Material for this task section start
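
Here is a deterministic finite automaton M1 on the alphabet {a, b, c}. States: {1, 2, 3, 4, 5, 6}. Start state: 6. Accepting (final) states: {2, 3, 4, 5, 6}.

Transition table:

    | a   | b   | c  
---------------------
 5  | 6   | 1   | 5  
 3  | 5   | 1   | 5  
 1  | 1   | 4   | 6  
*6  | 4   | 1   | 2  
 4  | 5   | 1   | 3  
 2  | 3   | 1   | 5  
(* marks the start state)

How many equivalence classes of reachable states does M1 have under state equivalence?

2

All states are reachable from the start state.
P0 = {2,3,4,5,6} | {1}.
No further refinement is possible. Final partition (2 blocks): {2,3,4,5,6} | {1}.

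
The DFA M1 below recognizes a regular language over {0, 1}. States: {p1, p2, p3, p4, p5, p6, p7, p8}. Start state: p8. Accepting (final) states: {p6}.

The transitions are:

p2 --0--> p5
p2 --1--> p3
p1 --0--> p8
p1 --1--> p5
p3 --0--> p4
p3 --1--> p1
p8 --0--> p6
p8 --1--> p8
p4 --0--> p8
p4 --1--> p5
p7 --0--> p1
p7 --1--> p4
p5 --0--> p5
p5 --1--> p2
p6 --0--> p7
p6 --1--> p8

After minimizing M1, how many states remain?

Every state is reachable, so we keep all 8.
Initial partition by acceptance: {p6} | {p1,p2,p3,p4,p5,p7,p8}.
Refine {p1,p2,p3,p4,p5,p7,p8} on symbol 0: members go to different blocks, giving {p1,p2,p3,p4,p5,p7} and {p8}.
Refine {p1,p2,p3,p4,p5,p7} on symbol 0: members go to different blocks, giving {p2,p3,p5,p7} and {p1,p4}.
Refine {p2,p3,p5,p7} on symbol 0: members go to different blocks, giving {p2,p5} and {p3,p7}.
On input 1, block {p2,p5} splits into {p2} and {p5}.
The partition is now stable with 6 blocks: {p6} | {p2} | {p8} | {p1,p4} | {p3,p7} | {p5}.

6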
Material for this task section end
Material for this task section start
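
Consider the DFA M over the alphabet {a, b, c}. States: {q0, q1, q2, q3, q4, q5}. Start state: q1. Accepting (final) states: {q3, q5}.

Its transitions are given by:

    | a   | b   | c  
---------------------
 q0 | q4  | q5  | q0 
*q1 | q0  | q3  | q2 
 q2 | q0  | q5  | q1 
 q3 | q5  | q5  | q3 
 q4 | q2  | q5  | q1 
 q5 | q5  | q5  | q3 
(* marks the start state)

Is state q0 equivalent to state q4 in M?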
Material for this task section end
#### Task directions:
In the data above, start at the line that has "p2 --1--> p3", stop after the line that has "p6 --1--> p8", and print every line in between exactly as it stands.

#### Task response:
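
p2 --1--> p3
p1 --0--> p8
p1 --1--> p5
p3 --0--> p4
p3 --1--> p1
p8 --0--> p6
p8 --1--> p8
p4 --0--> p8
p4 --1--> p5
p7 --0--> p1
p7 --1--> p4
p5 --0--> p5
p5 --1--> p2
p6 --0--> p7
p6 --1--> p8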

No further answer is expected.